#### Dataset entries
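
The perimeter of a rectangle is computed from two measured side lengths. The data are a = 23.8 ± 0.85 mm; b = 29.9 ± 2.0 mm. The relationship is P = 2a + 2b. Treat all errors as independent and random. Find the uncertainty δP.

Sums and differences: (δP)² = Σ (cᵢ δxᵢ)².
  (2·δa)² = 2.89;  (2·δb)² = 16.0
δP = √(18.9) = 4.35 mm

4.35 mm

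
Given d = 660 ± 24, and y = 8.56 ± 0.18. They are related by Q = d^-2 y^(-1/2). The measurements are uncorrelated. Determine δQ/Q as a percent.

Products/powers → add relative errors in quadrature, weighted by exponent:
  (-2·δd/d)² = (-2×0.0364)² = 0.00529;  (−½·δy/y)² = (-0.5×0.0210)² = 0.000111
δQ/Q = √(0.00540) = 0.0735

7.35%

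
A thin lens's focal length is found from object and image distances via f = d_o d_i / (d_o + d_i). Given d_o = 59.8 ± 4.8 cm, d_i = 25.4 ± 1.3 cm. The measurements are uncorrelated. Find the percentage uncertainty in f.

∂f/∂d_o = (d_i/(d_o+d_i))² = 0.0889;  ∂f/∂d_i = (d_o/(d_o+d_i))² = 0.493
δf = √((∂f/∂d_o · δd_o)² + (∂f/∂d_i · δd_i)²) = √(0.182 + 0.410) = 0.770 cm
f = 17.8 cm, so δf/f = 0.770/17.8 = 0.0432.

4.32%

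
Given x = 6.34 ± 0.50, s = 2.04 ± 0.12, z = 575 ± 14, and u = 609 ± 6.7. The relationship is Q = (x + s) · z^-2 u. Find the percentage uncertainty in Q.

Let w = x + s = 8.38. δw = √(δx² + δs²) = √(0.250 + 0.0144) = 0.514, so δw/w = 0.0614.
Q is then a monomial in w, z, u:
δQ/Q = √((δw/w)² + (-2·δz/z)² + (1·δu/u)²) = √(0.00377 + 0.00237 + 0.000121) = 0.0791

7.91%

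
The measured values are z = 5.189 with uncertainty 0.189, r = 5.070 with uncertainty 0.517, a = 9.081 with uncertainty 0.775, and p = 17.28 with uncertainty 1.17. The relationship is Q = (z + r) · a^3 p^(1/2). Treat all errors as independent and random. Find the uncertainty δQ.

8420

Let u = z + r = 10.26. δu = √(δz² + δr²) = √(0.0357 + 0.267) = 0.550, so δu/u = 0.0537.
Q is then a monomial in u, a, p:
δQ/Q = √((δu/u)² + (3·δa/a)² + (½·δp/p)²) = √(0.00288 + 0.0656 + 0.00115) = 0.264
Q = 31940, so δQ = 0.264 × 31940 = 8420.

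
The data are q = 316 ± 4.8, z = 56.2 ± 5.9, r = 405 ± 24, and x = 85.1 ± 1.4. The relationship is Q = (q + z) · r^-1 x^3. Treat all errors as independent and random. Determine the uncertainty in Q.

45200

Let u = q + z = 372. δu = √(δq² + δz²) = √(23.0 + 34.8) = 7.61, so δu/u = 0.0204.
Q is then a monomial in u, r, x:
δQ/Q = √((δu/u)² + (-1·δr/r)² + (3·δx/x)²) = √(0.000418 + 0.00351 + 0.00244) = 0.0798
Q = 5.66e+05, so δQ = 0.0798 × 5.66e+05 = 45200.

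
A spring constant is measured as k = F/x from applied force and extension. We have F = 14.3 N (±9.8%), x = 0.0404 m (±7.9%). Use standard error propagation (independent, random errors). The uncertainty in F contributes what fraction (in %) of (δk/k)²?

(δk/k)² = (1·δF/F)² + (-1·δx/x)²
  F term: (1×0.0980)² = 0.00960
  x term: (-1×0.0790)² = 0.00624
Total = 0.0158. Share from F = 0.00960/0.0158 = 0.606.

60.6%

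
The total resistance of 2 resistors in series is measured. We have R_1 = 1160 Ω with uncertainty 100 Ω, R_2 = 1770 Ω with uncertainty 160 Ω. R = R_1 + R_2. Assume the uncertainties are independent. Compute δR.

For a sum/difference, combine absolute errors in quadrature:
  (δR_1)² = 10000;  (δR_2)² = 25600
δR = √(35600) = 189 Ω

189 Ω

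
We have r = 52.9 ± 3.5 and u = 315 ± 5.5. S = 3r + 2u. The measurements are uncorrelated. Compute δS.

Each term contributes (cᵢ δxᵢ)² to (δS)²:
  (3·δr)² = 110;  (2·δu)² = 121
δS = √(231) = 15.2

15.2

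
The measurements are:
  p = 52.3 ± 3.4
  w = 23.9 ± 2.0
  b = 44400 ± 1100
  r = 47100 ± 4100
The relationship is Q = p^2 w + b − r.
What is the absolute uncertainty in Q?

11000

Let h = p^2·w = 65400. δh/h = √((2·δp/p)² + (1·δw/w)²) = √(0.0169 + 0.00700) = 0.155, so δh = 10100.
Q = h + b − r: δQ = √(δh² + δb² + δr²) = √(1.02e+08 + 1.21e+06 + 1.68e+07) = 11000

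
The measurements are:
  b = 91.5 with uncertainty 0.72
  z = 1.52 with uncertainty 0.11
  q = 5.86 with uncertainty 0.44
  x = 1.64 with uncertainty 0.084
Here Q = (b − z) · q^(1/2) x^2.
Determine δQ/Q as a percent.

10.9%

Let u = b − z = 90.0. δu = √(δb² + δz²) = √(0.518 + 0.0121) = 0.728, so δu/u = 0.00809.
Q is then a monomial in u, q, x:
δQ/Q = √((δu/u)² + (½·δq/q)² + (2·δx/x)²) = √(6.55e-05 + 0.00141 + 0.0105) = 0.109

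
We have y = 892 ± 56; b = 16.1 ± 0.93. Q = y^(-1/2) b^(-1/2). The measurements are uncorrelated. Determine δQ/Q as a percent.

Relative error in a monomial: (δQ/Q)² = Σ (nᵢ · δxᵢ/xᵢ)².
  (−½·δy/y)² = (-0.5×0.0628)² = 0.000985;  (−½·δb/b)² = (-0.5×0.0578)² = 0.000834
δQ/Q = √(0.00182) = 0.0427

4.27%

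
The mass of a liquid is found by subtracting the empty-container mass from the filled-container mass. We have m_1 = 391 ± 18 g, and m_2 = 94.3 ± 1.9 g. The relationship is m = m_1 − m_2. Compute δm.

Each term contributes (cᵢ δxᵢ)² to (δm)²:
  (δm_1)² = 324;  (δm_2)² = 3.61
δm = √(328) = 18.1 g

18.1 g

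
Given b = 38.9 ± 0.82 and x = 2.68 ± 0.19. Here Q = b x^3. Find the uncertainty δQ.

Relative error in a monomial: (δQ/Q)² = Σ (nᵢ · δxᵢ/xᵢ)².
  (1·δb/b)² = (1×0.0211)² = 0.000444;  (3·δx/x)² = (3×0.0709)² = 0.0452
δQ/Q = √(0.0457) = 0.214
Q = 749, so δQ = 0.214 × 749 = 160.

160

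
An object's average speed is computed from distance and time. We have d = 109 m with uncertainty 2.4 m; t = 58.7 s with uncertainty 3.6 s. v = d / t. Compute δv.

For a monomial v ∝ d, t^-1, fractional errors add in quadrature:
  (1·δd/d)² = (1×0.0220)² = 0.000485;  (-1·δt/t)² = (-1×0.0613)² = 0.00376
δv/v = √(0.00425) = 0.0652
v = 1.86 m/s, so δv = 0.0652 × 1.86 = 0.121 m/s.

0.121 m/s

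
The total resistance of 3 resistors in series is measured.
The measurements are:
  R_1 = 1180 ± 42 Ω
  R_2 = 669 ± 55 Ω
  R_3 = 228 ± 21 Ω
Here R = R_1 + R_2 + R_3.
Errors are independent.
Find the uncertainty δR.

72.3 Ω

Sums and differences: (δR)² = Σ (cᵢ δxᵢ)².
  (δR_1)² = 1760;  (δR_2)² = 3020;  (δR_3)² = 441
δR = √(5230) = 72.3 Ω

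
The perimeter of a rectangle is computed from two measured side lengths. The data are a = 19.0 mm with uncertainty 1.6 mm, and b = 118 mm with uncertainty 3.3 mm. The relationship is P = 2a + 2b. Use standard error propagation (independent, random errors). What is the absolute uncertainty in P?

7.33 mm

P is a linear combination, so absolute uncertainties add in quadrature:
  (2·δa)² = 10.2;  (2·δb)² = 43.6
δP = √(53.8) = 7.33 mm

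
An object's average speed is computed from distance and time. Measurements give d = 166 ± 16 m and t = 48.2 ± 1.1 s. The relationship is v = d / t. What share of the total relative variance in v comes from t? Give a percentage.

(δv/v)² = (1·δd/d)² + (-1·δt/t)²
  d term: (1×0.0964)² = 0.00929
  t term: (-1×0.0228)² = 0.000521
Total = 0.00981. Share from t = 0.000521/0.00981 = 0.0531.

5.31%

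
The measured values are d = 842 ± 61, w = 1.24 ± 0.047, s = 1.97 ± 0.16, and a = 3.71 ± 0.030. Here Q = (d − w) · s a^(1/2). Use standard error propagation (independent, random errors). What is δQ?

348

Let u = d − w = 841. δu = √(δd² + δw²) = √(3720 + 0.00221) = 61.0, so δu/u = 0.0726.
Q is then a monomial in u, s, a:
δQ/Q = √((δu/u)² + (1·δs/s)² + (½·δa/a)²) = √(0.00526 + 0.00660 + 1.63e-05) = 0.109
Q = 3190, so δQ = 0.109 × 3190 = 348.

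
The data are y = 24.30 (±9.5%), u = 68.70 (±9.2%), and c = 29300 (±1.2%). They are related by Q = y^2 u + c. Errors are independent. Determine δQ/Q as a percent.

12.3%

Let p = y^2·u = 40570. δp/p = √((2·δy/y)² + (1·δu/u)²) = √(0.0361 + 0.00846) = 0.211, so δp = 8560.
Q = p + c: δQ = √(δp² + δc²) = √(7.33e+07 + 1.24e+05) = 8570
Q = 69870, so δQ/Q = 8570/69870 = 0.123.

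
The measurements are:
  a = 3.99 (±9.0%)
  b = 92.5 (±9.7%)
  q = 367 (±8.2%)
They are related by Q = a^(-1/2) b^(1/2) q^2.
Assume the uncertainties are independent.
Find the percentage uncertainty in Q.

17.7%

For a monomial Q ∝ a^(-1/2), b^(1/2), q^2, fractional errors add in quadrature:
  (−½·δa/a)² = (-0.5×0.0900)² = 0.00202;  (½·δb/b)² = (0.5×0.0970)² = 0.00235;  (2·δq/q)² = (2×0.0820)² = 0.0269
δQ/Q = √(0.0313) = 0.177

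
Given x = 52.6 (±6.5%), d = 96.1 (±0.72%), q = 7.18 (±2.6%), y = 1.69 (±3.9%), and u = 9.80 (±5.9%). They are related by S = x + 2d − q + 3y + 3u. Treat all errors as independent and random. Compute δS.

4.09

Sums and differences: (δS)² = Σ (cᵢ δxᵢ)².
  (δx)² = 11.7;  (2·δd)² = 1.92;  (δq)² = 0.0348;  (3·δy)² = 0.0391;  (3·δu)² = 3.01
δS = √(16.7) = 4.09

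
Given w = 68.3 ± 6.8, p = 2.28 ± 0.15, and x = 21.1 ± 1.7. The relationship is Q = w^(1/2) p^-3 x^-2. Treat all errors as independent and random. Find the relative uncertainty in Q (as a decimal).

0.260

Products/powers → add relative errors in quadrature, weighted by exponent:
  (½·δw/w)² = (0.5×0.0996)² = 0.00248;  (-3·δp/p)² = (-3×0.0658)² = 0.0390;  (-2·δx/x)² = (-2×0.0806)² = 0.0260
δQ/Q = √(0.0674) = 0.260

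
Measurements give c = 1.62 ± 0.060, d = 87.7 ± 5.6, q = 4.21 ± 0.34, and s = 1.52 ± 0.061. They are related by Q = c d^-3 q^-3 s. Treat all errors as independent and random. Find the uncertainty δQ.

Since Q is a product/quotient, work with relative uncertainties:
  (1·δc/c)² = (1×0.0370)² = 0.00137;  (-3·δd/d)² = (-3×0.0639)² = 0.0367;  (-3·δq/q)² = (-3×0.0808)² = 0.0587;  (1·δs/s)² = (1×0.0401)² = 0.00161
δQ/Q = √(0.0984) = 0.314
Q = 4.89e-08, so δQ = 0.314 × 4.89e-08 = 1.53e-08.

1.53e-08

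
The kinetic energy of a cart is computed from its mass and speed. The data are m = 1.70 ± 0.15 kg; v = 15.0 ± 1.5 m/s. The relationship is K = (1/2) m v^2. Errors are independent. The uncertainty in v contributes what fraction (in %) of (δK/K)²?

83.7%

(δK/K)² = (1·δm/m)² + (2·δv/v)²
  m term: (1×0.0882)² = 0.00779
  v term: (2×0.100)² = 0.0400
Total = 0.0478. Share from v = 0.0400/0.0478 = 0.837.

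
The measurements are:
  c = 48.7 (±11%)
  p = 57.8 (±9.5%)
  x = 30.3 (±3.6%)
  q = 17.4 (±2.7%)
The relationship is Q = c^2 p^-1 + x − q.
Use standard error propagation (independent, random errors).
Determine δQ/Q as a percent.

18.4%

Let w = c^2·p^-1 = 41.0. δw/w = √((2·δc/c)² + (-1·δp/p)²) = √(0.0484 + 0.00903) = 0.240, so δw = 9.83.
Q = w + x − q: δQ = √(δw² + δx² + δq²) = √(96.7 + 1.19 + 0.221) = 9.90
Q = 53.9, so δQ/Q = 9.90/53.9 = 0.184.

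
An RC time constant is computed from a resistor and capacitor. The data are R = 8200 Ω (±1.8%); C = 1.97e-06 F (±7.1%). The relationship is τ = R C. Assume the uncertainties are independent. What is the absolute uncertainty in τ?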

#### Work task
From the entries above, extract only the lines running from the one containing "What is the absolute uncertainty in Q?" through the one containing "Here Q = (b − z) · q^(1/2) x^2.", inclusive.

#### Result of the task
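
What is the absolute uncertainty in Q?

11000

Let h = p^2·w = 65400. δh/h = √((2·δp/p)² + (1·δw/w)²) = √(0.0169 + 0.00700) = 0.155, so δh = 10100.
Q = h + b − r: δQ = √(δh² + δb² + δr²) = √(1.02e+08 + 1.21e+06 + 1.68e+07) = 11000

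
The measurements are:
  b = 91.5 with uncertainty 0.72
  z = 1.52 with uncertainty 0.11
  q = 5.86 with uncertainty 0.44
  x = 1.64 with uncertainty 0.084
Here Q = (b − z) · q^(1/2) x^2.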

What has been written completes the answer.